### MATERIALS PROVIDED
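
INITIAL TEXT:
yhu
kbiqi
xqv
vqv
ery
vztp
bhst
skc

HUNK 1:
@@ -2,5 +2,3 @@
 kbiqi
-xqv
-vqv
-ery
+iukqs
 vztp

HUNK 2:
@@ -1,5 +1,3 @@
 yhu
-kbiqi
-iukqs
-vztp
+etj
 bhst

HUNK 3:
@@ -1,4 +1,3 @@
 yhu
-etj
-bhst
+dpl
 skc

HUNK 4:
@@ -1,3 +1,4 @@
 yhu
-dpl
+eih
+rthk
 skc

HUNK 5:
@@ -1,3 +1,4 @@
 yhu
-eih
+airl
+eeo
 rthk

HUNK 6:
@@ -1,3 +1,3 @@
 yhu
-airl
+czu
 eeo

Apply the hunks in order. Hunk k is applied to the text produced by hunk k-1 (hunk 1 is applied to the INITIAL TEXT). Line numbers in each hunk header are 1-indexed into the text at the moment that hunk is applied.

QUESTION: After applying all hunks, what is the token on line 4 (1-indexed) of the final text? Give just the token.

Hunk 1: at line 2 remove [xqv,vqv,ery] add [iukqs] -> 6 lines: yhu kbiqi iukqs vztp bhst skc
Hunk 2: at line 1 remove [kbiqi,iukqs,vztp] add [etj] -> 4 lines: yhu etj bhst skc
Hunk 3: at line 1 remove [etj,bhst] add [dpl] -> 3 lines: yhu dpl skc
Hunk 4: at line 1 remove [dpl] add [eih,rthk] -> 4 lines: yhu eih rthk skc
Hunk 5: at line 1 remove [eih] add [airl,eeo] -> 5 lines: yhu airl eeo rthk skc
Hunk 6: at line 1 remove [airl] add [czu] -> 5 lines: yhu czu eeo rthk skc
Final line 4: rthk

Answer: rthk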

### EXERCISE REQUIREMENTS
Exact repetition of every record is required.

### RESPONSE
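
INITIAL TEXT:
yhu
kbiqi
xqv
vqv
ery
vztp
bhst
skc

HUNK 1:
@@ -2,5 +2,3 @@
 kbiqi
-xqv
-vqv
-ery
+iukqs
 vztp

HUNK 2:
@@ -1,5 +1,3 @@
 yhu
-kbiqi
-iukqs
-vztp
+etj
 bhst

HUNK 3:
@@ -1,4 +1,3 @@
 yhu
-etj
-bhst
+dpl
 skc

HUNK 4:
@@ -1,3 +1,4 @@
 yhu
-dpl
+eih
+rthk
 skc

HUNK 5:
@@ -1,3 +1,4 @@
 yhu
-eih
+airl
+eeo
 rthk

HUNK 6:
@@ -1,3 +1,3 @@
 yhu
-airl
+czu
 eeo

Apply the hunks in order. Hunk k is applied to the text produced by hunk k-1 (hunk 1 is applied to the INITIAL TEXT). Line numbers in each hunk header are 1-indexed into the text at the moment that hunk is applied.

QUESTION: After applying all hunks, what is the token on line 4 (1-indexed) of the final text? Give just the token.

Hunk 1: at line 2 remove [xqv,vqv,ery] add [iukqs] -> 6 lines: yhu kbiqi iukqs vztp bhst skc
Hunk 2: at line 1 remove [kbiqi,iukqs,vztp] add [etj] -> 4 lines: yhu etj bhst skc
Hunk 3: at line 1 remove [etj,bhst] add [dpl] -> 3 lines: yhu dpl skc
Hunk 4: at line 1 remove [dpl] add [eih,rthk] -> 4 lines: yhu eih rthk skc
Hunk 5: at line 1 remove [eih] add [airl,eeo] -> 5 lines: yhu airl eeo rthk skc
Hunk 6: at line 1 remove [airl] add [czu] -> 5 lines: yhu czu eeo rthk skc
Final line 4: rthk

Answer: rthk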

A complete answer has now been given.